Repeat the records below in their entirety, exactly.

----- Information shown

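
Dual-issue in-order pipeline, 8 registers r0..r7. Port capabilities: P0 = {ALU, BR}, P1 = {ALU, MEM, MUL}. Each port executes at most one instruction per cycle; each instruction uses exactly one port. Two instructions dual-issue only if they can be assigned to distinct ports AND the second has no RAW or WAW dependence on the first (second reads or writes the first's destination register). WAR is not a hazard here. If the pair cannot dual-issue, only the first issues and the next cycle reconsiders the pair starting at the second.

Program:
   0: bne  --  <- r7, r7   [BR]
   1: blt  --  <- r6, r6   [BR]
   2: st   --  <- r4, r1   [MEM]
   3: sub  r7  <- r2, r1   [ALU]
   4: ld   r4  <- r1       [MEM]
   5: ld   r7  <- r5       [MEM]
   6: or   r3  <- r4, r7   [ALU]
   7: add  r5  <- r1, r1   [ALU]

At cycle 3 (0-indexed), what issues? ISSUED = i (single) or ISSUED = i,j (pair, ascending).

#0 head=0: bne.BR i0 no-port BR/BR
#1 head=1: blt.BR;st.MEM i1&i2 2-wide
#2 head=3: sub.ALU;ld.MEM i3&i4 2-wide
#3 head=5: ld.MEM i5 RAW r7
#4 head=6: or.ALU;add.ALU i6&i7 2-wide

ISSUED = 5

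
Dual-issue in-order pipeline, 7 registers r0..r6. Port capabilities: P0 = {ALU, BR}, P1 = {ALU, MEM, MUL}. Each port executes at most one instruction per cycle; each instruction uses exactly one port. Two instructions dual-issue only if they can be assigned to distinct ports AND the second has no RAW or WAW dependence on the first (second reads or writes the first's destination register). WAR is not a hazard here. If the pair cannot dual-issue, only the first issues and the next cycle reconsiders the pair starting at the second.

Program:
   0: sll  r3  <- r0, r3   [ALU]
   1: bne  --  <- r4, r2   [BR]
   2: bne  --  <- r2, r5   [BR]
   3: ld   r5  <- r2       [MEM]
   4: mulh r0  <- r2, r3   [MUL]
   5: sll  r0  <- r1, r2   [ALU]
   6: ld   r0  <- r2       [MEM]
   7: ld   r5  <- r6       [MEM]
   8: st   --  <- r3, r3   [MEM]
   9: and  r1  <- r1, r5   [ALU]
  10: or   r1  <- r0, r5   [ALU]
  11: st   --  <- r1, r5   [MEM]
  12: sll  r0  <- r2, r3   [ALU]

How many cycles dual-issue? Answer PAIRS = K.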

----------

## Response to the task
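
Dual-issue in-order pipeline, 8 registers r0..r7. Port capabilities: P0 = {ALU, BR}, P1 = {ALU, MEM, MUL}. Each port executes at most one instruction per cycle; each instruction uses exactly one port. Two instructions dual-issue only if they can be assigned to distinct ports AND the second has no RAW or WAW dependence on the first (second reads or writes the first's destination register). WAR is not a hazard here. If the pair cannot dual-issue, only the first issues and the next cycle reconsiders the pair starting at the second.

Program:
   0: bne  --  <- r7, r7   [BR]
   1: blt  --  <- r6, r6   [BR]
   2: st   --  <- r4, r1   [MEM]
   3: sub  r7  <- r2, r1   [ALU]
   4: ld   r4  <- r1       [MEM]
   5: ld   r7  <- r5       [MEM]
   6: or   r3  <- r4, r7   [ALU]
   7: add  r5  <- r1, r1   [ALU]

At cycle 3 (0-indexed), what issues? ISSUED = i (single) or ISSUED = i,j (pair, ascending).

#0 head=0: bne.BR i0 no-port BR/BR
#1 head=1: blt.BR;st.MEM i1&i2 2-wide
#2 head=3: sub.ALU;ld.MEM i3&i4 2-wide
#3 head=5: ld.MEM i5 RAW r7
#4 head=6: or.ALU;add.ALU i6&i7 2-wide

ISSUED = 5

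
Dual-issue in-order pipeline, 7 registers r0..r6. Port capabilities: P0 = {ALU, BR}, P1 = {ALU, MEM, MUL}. Each port executes at most one instruction per cycle; each instruction uses exactly one port. Two instructions dual-issue only if they can be assigned to distinct ports AND the second has no RAW or WAW dependence on the first (second reads or writes the first's destination register). WAR is not a hazard here. If the pair cannot dual-issue, only the first issues and the next cycle reconsiders the pair starting at the second.

Program:
   0: sll  r3  <- r0, r3   [ALU]
   1: bne  --  <- r4, r2   [BR]
   2: bne  --  <- r2, r5   [BR]
   3: ld   r5  <- r2       [MEM]
   4: mulh r0  <- r2, r3   [MUL]
   5: sll  r0  <- r1, r2   [ALU]
   6: ld   r0  <- r2       [MEM]
   7: ld   r5  <- r6       [MEM]
   8: st   --  <- r3, r3   [MEM]
   9: and  r1  <- r1, r5   [ALU]
  10: or   r1  <- r0, r5   [ALU]
  11: st   --  <- r1, r5   [MEM]
  12: sll  r0  <- r2, r3   [ALU]

How many cycles dual-issue? Answer PAIRS = K.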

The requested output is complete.